__Your goal__:
From the first line to the last, restate the data word for word.

════════════════

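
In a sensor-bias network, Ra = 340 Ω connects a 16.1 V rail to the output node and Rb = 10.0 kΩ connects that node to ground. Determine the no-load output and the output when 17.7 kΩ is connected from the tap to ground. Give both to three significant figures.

Unloaded: 15.6 V; loaded: 15.3 V

Open-circuit: V = 16.1 × 10000/(340 + 10000) = 15.6 V.
With the load, Rb becomes Rb‖R_L = 6390 Ω, so V = 16.1 × 6390/6730 = 15.3 V.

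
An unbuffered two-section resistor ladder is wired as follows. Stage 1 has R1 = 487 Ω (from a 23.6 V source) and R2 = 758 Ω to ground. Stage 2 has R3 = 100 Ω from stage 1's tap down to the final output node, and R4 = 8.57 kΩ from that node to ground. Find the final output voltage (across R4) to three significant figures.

Stage 2 presents R3+R4 = 8670 Ω as a load on stage 1's tap.
Stage 1's lower leg becomes R2‖(R3+R4) = 697.1 Ω, so V_mid = 23.6 × 697.1/1184 = 13.89 V.
Stage 2 is itself unloaded: V_out = V_mid × R4/(R3+R4) = 13.89 × 8570/8670 = 13.7 V.

V_out ≈ 13.7 V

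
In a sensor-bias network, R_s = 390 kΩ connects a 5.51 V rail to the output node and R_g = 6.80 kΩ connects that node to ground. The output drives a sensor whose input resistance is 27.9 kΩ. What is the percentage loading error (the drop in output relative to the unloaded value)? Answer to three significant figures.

19.3 %

The divider's output (Thévenin) resistance is R_s‖R_g = 6.683 kΩ.
Fractional drop under load = R_th/(R_th + R_L) = 6.683 / (6.683 + 27.9) = 0.1933.
So the output falls by 19.3 %.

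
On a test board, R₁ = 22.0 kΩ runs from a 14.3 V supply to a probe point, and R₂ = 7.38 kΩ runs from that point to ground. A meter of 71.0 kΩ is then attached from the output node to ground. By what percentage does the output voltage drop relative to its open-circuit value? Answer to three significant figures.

The divider's output (Thévenin) resistance is R₁‖R₂ = 5.526 kΩ.
Fractional drop under load = R_th/(R_th + R_L) = 5.526 / (5.526 + 71.0) = 0.07221.
So the output falls by 7.22 %.

7.22 %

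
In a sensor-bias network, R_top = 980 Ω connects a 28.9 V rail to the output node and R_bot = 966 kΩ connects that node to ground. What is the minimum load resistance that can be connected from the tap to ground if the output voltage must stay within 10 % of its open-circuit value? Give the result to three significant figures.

R_L(min) ≈ 8.81 kΩ

Output resistance R_th = R_top‖R_bot = (980 × 966000)/967000 = 979.0 Ω.
The fractional drop is R_th/(R_th + R_L); requiring this ≤ 0.100 gives R_L ≥ R_th(1/0.100 − 1) = 979.0 × 9.000 = 8.81 kΩ.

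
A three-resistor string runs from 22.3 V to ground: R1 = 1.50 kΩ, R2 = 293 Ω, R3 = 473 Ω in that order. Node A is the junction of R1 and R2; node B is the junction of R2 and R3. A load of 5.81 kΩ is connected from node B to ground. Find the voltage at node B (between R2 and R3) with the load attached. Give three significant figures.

V ≈ 4.37 V

At node B, R3 is in parallel with the load: R3‖R_L = 437.4 Ω.
Below node A the resistance is R2 + (R3‖R_L) = 730.4 Ω, so V_A = 22.3 × 730.4/2230 = 7.303 V.
Then V_B = V_A × (R3‖R_L)/(R2 + R3‖R_L) = 7.303 × 437.4/730.4 = 4.37 V.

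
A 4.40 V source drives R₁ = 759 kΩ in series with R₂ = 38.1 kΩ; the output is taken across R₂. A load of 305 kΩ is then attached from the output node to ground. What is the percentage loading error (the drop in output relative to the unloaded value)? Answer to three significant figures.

Unloaded V = 4.40 × 38.1/797.1 = 0.21031 V.
Loaded: R₂‖R_L = 33.87 kΩ, giving V = 4.40 × 33.87/792.9 = 0.18796 V.
Drop = (0.21031 − 0.18796) / 0.21031 = 10.6 %.

10.6 %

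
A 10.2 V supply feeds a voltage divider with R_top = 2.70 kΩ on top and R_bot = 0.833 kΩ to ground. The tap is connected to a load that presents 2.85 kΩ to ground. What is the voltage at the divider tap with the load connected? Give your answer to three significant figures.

The load sits in parallel with R_bot: R_bot‖R_L = (833 × 2850) / (833 + 2850) = 644.6 Ω.
V_out = 10.2 × 644.6 / (2700 + 644.6) = 10.2 × 644.6/3345 = 1.97 V.
(Unloaded it would have been 2.40 V.)

V_out ≈ 1.97 V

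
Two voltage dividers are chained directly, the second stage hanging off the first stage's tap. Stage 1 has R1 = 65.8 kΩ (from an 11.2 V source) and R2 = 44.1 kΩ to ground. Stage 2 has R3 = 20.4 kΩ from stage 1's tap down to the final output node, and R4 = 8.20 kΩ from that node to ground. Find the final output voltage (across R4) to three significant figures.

V_out ≈ 0.670 V

Stage 2 presents R3+R4 = 28.60 kΩ as a load on stage 1's tap.
Stage 1's lower leg becomes R2‖(R3+R4) = 17.35 kΩ, so V_mid = 11.2 × 17.35/83.15 = 2.337 V.
Stage 2 is itself unloaded: V_out = V_mid × R4/(R3+R4) = 2.337 × 8.20/28.60 = 0.670 V.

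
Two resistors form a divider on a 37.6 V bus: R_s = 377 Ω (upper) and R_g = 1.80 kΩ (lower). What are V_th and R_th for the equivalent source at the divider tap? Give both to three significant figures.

V_th is the open-circuit tap voltage: 37.6 × 1800/(377 + 1800) = 31.1 V.
With the supply zeroed, R_s and R_g appear in parallel from the tap: R_th = R_s‖R_g = (377 × 1800)/2177 = 312 Ω.

V_th = 31.1 V, R_th = 312 Ω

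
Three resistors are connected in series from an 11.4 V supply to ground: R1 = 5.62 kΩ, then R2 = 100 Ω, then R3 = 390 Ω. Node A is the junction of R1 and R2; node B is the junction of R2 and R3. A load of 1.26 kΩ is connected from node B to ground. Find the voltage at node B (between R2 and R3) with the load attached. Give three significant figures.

At node B, R3 is in parallel with the load: R3‖R_L = 297.8 Ω.
Below node A the resistance is R2 + (R3‖R_L) = 397.8 Ω, so V_A = 11.4 × 397.8/6018 = 0.7536 V.
Then V_B = V_A × (R3‖R_L)/(R2 + R3‖R_L) = 0.7536 × 297.8/397.8 = 0.564 V.

V ≈ 0.564 V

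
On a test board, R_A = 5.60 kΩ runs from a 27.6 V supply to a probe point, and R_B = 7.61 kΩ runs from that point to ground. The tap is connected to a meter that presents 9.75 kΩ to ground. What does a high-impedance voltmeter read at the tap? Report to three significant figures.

The load sits in parallel with R_B: R_B‖R_L = (7.61 × 9.75) / (7.61 + 9.75) = 4.274 kΩ.
V_out = 27.6 × 4.274 / (5.60 + 4.274) = 27.6 × 4.274/9.874 = 11.9 V.

V_out ≈ 11.9 V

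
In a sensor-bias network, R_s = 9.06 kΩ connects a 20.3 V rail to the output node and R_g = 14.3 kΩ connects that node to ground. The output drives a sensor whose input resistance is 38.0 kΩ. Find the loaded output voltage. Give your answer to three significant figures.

The load sits in parallel with R_g: R_g‖R_L = (14.3 × 38.0) / (14.3 + 38.0) = 10.39 kΩ.
V_out = 20.3 × 10.39 / (9.06 + 10.39) = 20.3 × 10.39/19.45 = 10.8 V.
(Unloaded it would have been 12.4 V.)

V_out ≈ 10.8 V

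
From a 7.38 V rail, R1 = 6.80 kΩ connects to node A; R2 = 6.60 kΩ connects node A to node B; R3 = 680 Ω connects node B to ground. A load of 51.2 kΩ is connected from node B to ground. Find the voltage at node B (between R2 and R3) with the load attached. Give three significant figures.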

════════════════

__Result of the task__:
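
In a sensor-bias network, Ra = 340 Ω connects a 16.1 V rail to the output node and Rb = 10.0 kΩ connects that node to ground. Determine the no-load output and the output when 17.7 kΩ is connected from the tap to ground. Give both to three significant figures.

Unloaded: 15.6 V; loaded: 15.3 V

Open-circuit: V = 16.1 × 10000/(340 + 10000) = 15.6 V.
With the load, Rb becomes Rb‖R_L = 6390 Ω, so V = 16.1 × 6390/6730 = 15.3 V.

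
An unbuffered two-section resistor ladder is wired as follows. Stage 1 has R1 = 487 Ω (from a 23.6 V source) and R2 = 758 Ω to ground. Stage 2 has R3 = 100 Ω from stage 1's tap down to the final output node, and R4 = 8.57 kΩ from that node to ground. Find the final output voltage (across R4) to three significant figures.

Stage 2 presents R3+R4 = 8670 Ω as a load on stage 1's tap.
Stage 1's lower leg becomes R2‖(R3+R4) = 697.1 Ω, so V_mid = 23.6 × 697.1/1184 = 13.89 V.
Stage 2 is itself unloaded: V_out = V_mid × R4/(R3+R4) = 13.89 × 8570/8670 = 13.7 V.

V_out ≈ 13.7 V

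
In a sensor-bias network, R_s = 390 kΩ connects a 5.51 V rail to the output node and R_g = 6.80 kΩ connects that node to ground. The output drives a sensor whose input resistance is 27.9 kΩ. What is the percentage loading error (the drop in output relative to the unloaded value)? Answer to three significant figures.

19.3 %

The divider's output (Thévenin) resistance is R_s‖R_g = 6.683 kΩ.
Fractional drop under load = R_th/(R_th + R_L) = 6.683 / (6.683 + 27.9) = 0.1933.
So the output falls by 19.3 %.

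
On a test board, R₁ = 22.0 kΩ runs from a 14.3 V supply to a probe point, and R₂ = 7.38 kΩ runs from that point to ground. A meter of 71.0 kΩ is then attached from the output node to ground. By what percentage does the output voltage drop relative to its open-circuit value? Answer to three significant figures.

The divider's output (Thévenin) resistance is R₁‖R₂ = 5.526 kΩ.
Fractional drop under load = R_th/(R_th + R_L) = 5.526 / (5.526 + 71.0) = 0.07221.
So the output falls by 7.22 %.

7.22 %

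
In a sensor-bias network, R_top = 980 Ω connects a 28.9 V rail to the output node and R_bot = 966 kΩ connects that node to ground. What is the minimum load resistance that can be connected from the tap to ground if the output voltage must stay within 10 % of its open-circuit value? Give the result to three significant figures.

R_L(min) ≈ 8.81 kΩ

Output resistance R_th = R_top‖R_bot = (980 × 966000)/967000 = 979.0 Ω.
The fractional drop is R_th/(R_th + R_L); requiring this ≤ 0.100 gives R_L ≥ R_th(1/0.100 − 1) = 979.0 × 9.000 = 8.81 kΩ.

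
A three-resistor string runs from 22.3 V to ground: R1 = 1.50 kΩ, R2 = 293 Ω, R3 = 473 Ω in that order. Node A is the junction of R1 and R2; node B is the junction of R2 and R3. A load of 5.81 kΩ is connected from node B to ground. Find the voltage at node B (between R2 and R3) with the load attached. Give three significant figures.

V ≈ 4.37 V

At node B, R3 is in parallel with the load: R3‖R_L = 437.4 Ω.
Below node A the resistance is R2 + (R3‖R_L) = 730.4 Ω, so V_A = 22.3 × 730.4/2230 = 7.303 V.
Then V_B = V_A × (R3‖R_L)/(R2 + R3‖R_L) = 7.303 × 437.4/730.4 = 4.37 V.

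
A 4.40 V source drives R₁ = 759 kΩ in series with R₂ = 38.1 kΩ; the output is taken across R₂. A load of 305 kΩ is then attached from the output node to ground. What is the percentage loading error (the drop in output relative to the unloaded value)? Answer to three significant figures.

Unloaded V = 4.40 × 38.1/797.1 = 0.21031 V.
Loaded: R₂‖R_L = 33.87 kΩ, giving V = 4.40 × 33.87/792.9 = 0.18796 V.
Drop = (0.21031 − 0.18796) / 0.21031 = 10.6 %.

10.6 %

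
A 10.2 V supply feeds a voltage divider with R_top = 2.70 kΩ on top and R_bot = 0.833 kΩ to ground. The tap is connected to a load that presents 2.85 kΩ to ground. What is the voltage at the divider tap with the load connected? Give your answer to three significant figures.

The load sits in parallel with R_bot: R_bot‖R_L = (833 × 2850) / (833 + 2850) = 644.6 Ω.
V_out = 10.2 × 644.6 / (2700 + 644.6) = 10.2 × 644.6/3345 = 1.97 V.
(Unloaded it would have been 2.40 V.)

V_out ≈ 1.97 V

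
Two voltage dividers are chained directly, the second stage hanging off the first stage's tap. Stage 1 has R1 = 65.8 kΩ (from an 11.2 V source) and R2 = 44.1 kΩ to ground. Stage 2 has R3 = 20.4 kΩ from stage 1's tap down to the final output node, and R4 = 8.20 kΩ from that node to ground. Find the final output voltage (across R4) to three significant figures.

V_out ≈ 0.670 V

Stage 2 presents R3+R4 = 28.60 kΩ as a load on stage 1's tap.
Stage 1's lower leg becomes R2‖(R3+R4) = 17.35 kΩ, so V_mid = 11.2 × 17.35/83.15 = 2.337 V.
Stage 2 is itself unloaded: V_out = V_mid × R4/(R3+R4) = 2.337 × 8.20/28.60 = 0.670 V.

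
Two resistors form a divider on a 37.6 V bus: R_s = 377 Ω (upper) and R_g = 1.80 kΩ (lower). What are V_th and R_th for the equivalent source at the divider tap? Give both to three significant figures.

V_th is the open-circuit tap voltage: 37.6 × 1800/(377 + 1800) = 31.1 V.
With the supply zeroed, R_s and R_g appear in parallel from the tap: R_th = R_s‖R_g = (377 × 1800)/2177 = 312 Ω.

V_th = 31.1 V, R_th = 312 Ω

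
Three resistors are connected in series from an 11.4 V supply to ground: R1 = 5.62 kΩ, then R2 = 100 Ω, then R3 = 390 Ω. Node A is the junction of R1 and R2; node B is the junction of R2 and R3. A load of 1.26 kΩ is connected from node B to ground. Find the voltage at node B (between R2 and R3) with the load attached. Give three significant figures.

At node B, R3 is in parallel with the load: R3‖R_L = 297.8 Ω.
Below node A the resistance is R2 + (R3‖R_L) = 397.8 Ω, so V_A = 11.4 × 397.8/6018 = 0.7536 V.
Then V_B = V_A × (R3‖R_L)/(R2 + R3‖R_L) = 0.7536 × 297.8/397.8 = 0.564 V.

V ≈ 0.564 V

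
On a test board, R_A = 5.60 kΩ runs from a 27.6 V supply to a probe point, and R_B = 7.61 kΩ runs from that point to ground. The tap is connected to a meter that presents 9.75 kΩ to ground. What does a high-impedance voltmeter read at the tap? Report to three significant figures.

The load sits in parallel with R_B: R_B‖R_L = (7.61 × 9.75) / (7.61 + 9.75) = 4.274 kΩ.
V_out = 27.6 × 4.274 / (5.60 + 4.274) = 27.6 × 4.274/9.874 = 11.9 V.

V_out ≈ 11.9 V

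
In a sensor-bias network, R_s = 9.06 kΩ connects a 20.3 V rail to the output node and R_g = 14.3 kΩ connects that node to ground. The output drives a sensor whose input resistance is 38.0 kΩ. Find the loaded output voltage. Give your answer to three significant figures.

The load sits in parallel with R_g: R_g‖R_L = (14.3 × 38.0) / (14.3 + 38.0) = 10.39 kΩ.
V_out = 20.3 × 10.39 / (9.06 + 10.39) = 20.3 × 10.39/19.45 = 10.8 V.
(Unloaded it would have been 12.4 V.)

V_out ≈ 10.8 V

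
From a 7.38 V rail, R1 = 6.80 kΩ connects to node A; R2 = 6.60 kΩ connects node A to node B; R3 = 680 Ω connects node B to ground. A load of 51.2 kΩ is connected from node B to ground. Find the voltage at node B (between R2 and R3) with the load attached. Give three significant figures.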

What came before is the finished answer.